Task objective: Could you return the listing below exactly, with every line intact?
---------- Records shown ----------
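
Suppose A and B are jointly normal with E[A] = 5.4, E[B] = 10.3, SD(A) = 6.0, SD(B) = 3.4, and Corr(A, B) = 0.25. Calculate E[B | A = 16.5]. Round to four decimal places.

The regression of B on A has slope ρ·σ_B/σ_A and passes through (μ_A, μ_B).
E[B | A=16.5] = 10.3 + (0.25)·(3.4/6.0)·(16.5 − (5.4)) = 10.3 + (0.14167)·(11.1) = 11.8725.

11.8725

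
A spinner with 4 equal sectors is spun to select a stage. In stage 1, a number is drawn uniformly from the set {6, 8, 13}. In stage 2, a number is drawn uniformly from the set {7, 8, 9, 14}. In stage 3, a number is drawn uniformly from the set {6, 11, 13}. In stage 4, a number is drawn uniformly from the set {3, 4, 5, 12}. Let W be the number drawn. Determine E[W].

69/8

E[W | stage 1] = (6+8+13)/3 = 9.
E[W | stage 2] = (7+8+9+14)/4 = 19/2.
E[W | stage 3] = (6+11+13)/3 = 10.
E[W | stage 4] = (3+4+5+12)/4 = 6.
By the law of total expectation,
E[W] = (1/4)·(9) + (1/4)·(19/2) + (1/4)·(10) + (1/4)·(6) = 69/8.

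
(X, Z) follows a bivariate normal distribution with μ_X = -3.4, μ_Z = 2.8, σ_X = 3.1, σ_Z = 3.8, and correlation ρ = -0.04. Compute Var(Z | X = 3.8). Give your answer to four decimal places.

14.4169

The conditional variance in a bivariate normal is σ_Z²(1 − ρ²), independent of x.
Var(Z | X=3.8) = (3.8)²·(1 − (-0.04)²) = 14.44·0.9984 = 14.4169.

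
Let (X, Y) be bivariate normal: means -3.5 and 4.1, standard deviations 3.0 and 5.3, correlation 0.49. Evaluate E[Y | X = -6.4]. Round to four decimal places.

The regression of Y on X has slope ρ·σ_Y/σ_X and passes through (μ_X, μ_Y).
E[Y | X=-6.4] = 4.1 + (0.49)·(5.3/3.0)·(-6.4 − (-3.5)) = 4.1 + (0.86567)·(-2.9) = 1.5896.

1.5896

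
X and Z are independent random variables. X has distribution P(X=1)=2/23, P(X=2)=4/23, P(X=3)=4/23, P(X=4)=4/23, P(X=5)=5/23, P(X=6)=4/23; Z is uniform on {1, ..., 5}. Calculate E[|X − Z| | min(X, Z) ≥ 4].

21/26

P(min(X, Z) ≥ 4) = 26/115.
Summing |X−Z|·P(x,y) over outcomes with min(X, Z) ≥ 4 gives 21/115.
E[|X − Z| | min(X, Z) ≥ 4] = (21/115) / (26/115) = 21/26.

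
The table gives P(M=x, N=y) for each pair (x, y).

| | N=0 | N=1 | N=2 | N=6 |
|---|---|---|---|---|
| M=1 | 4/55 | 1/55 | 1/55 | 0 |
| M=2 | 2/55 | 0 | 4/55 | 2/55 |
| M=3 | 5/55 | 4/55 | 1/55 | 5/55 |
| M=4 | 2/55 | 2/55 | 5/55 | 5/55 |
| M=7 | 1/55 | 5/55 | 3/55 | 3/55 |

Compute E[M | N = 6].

4

P(N = 6) = 3/11.
Σ M·P over the event = 2·(2/55) + 3·(5/55) + 4·(5/55) + 7·(3/55) = 12/11.
E[M | N = 6] = (12/11) / (3/11) = 4.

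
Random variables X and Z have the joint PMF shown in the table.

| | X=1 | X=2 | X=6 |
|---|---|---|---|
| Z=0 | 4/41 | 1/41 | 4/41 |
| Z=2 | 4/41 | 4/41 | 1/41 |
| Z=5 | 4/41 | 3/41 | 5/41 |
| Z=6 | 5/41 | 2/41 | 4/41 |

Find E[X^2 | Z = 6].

P(Z = 6) = 11/41.
Σ X^2·P over the event = 1·(5/41) + 4·(2/41) + 36·(4/41) = 157/41.
E[X^2 | Z = 6] = (157/41) / (11/41) = 157/11.

157/11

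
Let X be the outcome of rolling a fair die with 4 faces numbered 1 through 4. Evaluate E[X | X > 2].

Given X > 2, X is equally likely to be any of {3, 4}.
E[X | X > 2] = (3 + 4) / 2 = 7/2.

7/2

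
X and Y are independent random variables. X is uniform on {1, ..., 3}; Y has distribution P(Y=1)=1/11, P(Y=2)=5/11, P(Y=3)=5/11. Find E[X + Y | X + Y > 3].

62/13

P(X + Y > 3) = 26/33.
Summing (X+Y)·P(x,y) over outcomes with X + Y > 3 gives 124/33.
E[X + Y | X + Y > 3] = (124/33) / (26/33) = 62/13.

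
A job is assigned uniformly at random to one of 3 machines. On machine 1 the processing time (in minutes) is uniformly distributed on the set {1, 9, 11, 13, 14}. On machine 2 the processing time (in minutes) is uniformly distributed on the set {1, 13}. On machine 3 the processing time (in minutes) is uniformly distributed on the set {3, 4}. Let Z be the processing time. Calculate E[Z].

E[Z | machine 1] = (1+9+11+13+14)/5 = 48/5.
E[Z | machine 2] = (1+13)/2 = 7.
E[Z | machine 3] = (3+4)/2 = 7/2.
By the law of total expectation,
E[Z] = (1/3)·(48/5) + (1/3)·(7) + (1/3)·(7/2) = 67/10.

67/10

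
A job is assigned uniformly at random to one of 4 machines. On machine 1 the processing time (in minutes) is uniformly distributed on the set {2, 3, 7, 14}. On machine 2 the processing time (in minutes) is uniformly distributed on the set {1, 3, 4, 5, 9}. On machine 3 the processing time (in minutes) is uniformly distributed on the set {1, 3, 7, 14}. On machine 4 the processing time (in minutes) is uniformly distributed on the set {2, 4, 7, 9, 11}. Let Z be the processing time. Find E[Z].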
----------
Answer area:
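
Suppose A and B are jointly normal with E[A] = 5.4, E[B] = 10.3, SD(A) = 6.0, SD(B) = 3.4, and Corr(A, B) = 0.25. Calculate E[B | A = 16.5]. Round to four decimal places.

The regression of B on A has slope ρ·σ_B/σ_A and passes through (μ_A, μ_B).
E[B | A=16.5] = 10.3 + (0.25)·(3.4/6.0)·(16.5 − (5.4)) = 10.3 + (0.14167)·(11.1) = 11.8725.

11.8725

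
A spinner with 4 equal sectors is spun to select a stage. In stage 1, a number is drawn uniformly from the set {6, 8, 13}. In stage 2, a number is drawn uniformly from the set {7, 8, 9, 14}. In stage 3, a number is drawn uniformly from the set {6, 11, 13}. In stage 4, a number is drawn uniformly from the set {3, 4, 5, 12}. Let W be the number drawn. Determine E[W].

69/8

E[W | stage 1] = (6+8+13)/3 = 9.
E[W | stage 2] = (7+8+9+14)/4 = 19/2.
E[W | stage 3] = (6+11+13)/3 = 10.
E[W | stage 4] = (3+4+5+12)/4 = 6.
By the law of total expectation,
E[W] = (1/4)·(9) + (1/4)·(19/2) + (1/4)·(10) + (1/4)·(6) = 69/8.

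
(X, Z) follows a bivariate normal distribution with μ_X = -3.4, μ_Z = 2.8, σ_X = 3.1, σ_Z = 3.8, and correlation ρ = -0.04. Compute Var(Z | X = 3.8). Give your answer to four decimal places.

14.4169

The conditional variance in a bivariate normal is σ_Z²(1 − ρ²), independent of x.
Var(Z | X=3.8) = (3.8)²·(1 − (-0.04)²) = 14.44·0.9984 = 14.4169.

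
Let (X, Y) be bivariate normal: means -3.5 and 4.1, standard deviations 3.0 and 5.3, correlation 0.49. Evaluate E[Y | X = -6.4]. Round to four decimal places.

The regression of Y on X has slope ρ·σ_Y/σ_X and passes through (μ_X, μ_Y).
E[Y | X=-6.4] = 4.1 + (0.49)·(5.3/3.0)·(-6.4 − (-3.5)) = 4.1 + (0.86567)·(-2.9) = 1.5896.

1.5896

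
X and Z are independent random variables. X has distribution P(X=1)=2/23, P(X=2)=4/23, P(X=3)=4/23, P(X=4)=4/23, P(X=5)=5/23, P(X=6)=4/23; Z is uniform on {1, ..., 5}. Calculate E[|X − Z| | min(X, Z) ≥ 4].

21/26

P(min(X, Z) ≥ 4) = 26/115.
Summing |X−Z|·P(x,y) over outcomes with min(X, Z) ≥ 4 gives 21/115.
E[|X − Z| | min(X, Z) ≥ 4] = (21/115) / (26/115) = 21/26.

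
The table gives P(M=x, N=y) for each pair (x, y).

| | N=0 | N=1 | N=2 | N=6 |
|---|---|---|---|---|
| M=1 | 4/55 | 1/55 | 1/55 | 0 |
| M=2 | 2/55 | 0 | 4/55 | 2/55 |
| M=3 | 5/55 | 4/55 | 1/55 | 5/55 |
| M=4 | 2/55 | 2/55 | 5/55 | 5/55 |
| M=7 | 1/55 | 5/55 | 3/55 | 3/55 |

Compute E[M | N = 6].

4

P(N = 6) = 3/11.
Σ M·P over the event = 2·(2/55) + 3·(5/55) + 4·(5/55) + 7·(3/55) = 12/11.
E[M | N = 6] = (12/11) / (3/11) = 4.

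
Random variables X and Z have the joint PMF shown in the table.

| | X=1 | X=2 | X=6 |
|---|---|---|---|
| Z=0 | 4/41 | 1/41 | 4/41 |
| Z=2 | 4/41 | 4/41 | 1/41 |
| Z=5 | 4/41 | 3/41 | 5/41 |
| Z=6 | 5/41 | 2/41 | 4/41 |

Find E[X^2 | Z = 6].

P(Z = 6) = 11/41.
Σ X^2·P over the event = 1·(5/41) + 4·(2/41) + 36·(4/41) = 157/41.
E[X^2 | Z = 6] = (157/41) / (11/41) = 157/11.

157/11

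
Let X be the outcome of rolling a fair die with 4 faces numbered 1 through 4. Evaluate E[X | X > 2].

Given X > 2, X is equally likely to be any of {3, 4}.
E[X | X > 2] = (3 + 4) / 2 = 7/2.

7/2

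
X and Y are independent random variables. X is uniform on {1, ..., 3}; Y has distribution P(Y=1)=1/11, P(Y=2)=5/11, P(Y=3)=5/11. Find E[X + Y | X + Y > 3].

62/13

P(X + Y > 3) = 26/33.
Summing (X+Y)·P(x,y) over outcomes with X + Y > 3 gives 124/33.
E[X + Y | X + Y > 3] = (124/33) / (26/33) = 62/13.

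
A job is assigned uniformly at random to one of 3 machines. On machine 1 the processing time (in minutes) is uniformly distributed on the set {1, 9, 11, 13, 14}. On machine 2 the processing time (in minutes) is uniformly distributed on the set {1, 13}. On machine 3 the processing time (in minutes) is uniformly distributed on the set {3, 4}. Let Z be the processing time. Calculate E[Z].

E[Z | machine 1] = (1+9+11+13+14)/5 = 48/5.
E[Z | machine 2] = (1+13)/2 = 7.
E[Z | machine 3] = (3+4)/2 = 7/2.
By the law of total expectation,
E[Z] = (1/3)·(48/5) + (1/3)·(7) + (1/3)·(7/2) = 67/10.

67/10

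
A job is assigned uniformly at random to one of 4 machines. On machine 1 the processing time (in minutes) is uniformly distributed on the set {2, 3, 7, 14}. On machine 2 the processing time (in minutes) is uniformly distributed on the set {1, 3, 4, 5, 9}. On machine 3 the processing time (in minutes) is uniformly distributed on the set {1, 3, 7, 14}. On machine 4 the processing time (in minutes) is uniformly distributed on the set {2, 4, 7, 9, 11}. Let Z be the processing time. Find E[Z].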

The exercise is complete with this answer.